● Work required
Nothing should be left out. Give all the data again exactly as written.

(Exercise inputs begins)

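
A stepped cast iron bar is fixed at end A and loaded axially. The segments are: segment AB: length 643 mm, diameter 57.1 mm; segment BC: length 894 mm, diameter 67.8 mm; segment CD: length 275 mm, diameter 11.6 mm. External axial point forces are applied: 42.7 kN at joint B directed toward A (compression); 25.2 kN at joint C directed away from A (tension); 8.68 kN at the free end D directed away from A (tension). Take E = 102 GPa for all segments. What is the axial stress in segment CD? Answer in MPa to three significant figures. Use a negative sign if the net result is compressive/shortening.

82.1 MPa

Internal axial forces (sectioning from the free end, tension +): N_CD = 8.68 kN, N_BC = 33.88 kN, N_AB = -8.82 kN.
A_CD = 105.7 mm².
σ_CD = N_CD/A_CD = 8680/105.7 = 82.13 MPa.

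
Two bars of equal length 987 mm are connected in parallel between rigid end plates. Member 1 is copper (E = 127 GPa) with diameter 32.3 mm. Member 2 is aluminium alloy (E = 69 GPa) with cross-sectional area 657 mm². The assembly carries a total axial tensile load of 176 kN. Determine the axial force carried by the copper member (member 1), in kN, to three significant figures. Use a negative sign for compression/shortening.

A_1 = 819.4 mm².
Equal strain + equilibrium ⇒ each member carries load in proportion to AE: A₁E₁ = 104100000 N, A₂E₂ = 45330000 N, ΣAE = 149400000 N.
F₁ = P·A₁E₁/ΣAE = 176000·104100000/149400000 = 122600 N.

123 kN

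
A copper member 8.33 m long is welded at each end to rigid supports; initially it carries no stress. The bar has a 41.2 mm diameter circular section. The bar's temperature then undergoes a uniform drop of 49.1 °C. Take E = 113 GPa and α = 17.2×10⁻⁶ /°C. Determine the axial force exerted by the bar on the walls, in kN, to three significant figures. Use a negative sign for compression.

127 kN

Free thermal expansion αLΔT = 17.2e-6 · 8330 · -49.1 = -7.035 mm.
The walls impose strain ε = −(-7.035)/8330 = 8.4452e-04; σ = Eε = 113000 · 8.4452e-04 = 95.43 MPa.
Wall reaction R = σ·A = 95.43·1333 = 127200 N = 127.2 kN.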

(Exercise inputs ends)

● Written answer
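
A stepped cast iron bar is fixed at end A and loaded axially. The segments are: segment AB: length 643 mm, diameter 57.1 mm; segment BC: length 894 mm, diameter 67.8 mm; segment CD: length 275 mm, diameter 11.6 mm. External axial point forces are applied: 42.7 kN at joint B directed toward A (compression); 25.2 kN at joint C directed away from A (tension); 8.68 kN at the free end D directed away from A (tension). Take E = 102 GPa for all segments. What is the axial stress in segment CD? Answer in MPa to three significant figures. Use a negative sign if the net result is compressive/shortening.

82.1 MPa

Internal axial forces (sectioning from the free end, tension +): N_CD = 8.68 kN, N_BC = 33.88 kN, N_AB = -8.82 kN.
A_CD = 105.7 mm².
σ_CD = N_CD/A_CD = 8680/105.7 = 82.13 MPa.

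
Two bars of equal length 987 mm are connected in parallel between rigid end plates. Member 1 is copper (E = 127 GPa) with diameter 32.3 mm. Member 2 is aluminium alloy (E = 69 GPa) with cross-sectional area 657 mm². The assembly carries a total axial tensile load of 176 kN. Determine the axial force carried by the copper member (member 1), in kN, to three significant figures. Use a negative sign for compression/shortening.

A_1 = 819.4 mm².
Equal strain + equilibrium ⇒ each member carries load in proportion to AE: A₁E₁ = 104100000 N, A₂E₂ = 45330000 N, ΣAE = 149400000 N.
F₁ = P·A₁E₁/ΣAE = 176000·104100000/149400000 = 122600 N.

123 kN

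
A copper member 8.33 m long is welded at each end to rigid supports; initially it carries no stress. The bar has a 41.2 mm diameter circular section. The bar's temperature then undergoes a uniform drop of 49.1 °C. Take E = 113 GPa and α = 17.2×10⁻⁶ /°C. Determine the axial force exerted by the bar on the walls, in kN, to three significant figures. Use a negative sign for compression.

127 kN

Free thermal expansion αLΔT = 17.2e-6 · 8330 · -49.1 = -7.035 mm.
The walls impose strain ε = −(-7.035)/8330 = 8.4452e-04; σ = Eε = 113000 · 8.4452e-04 = 95.43 MPa.
Wall reaction R = σ·A = 95.43·1333 = 127200 N = 127.2 kN.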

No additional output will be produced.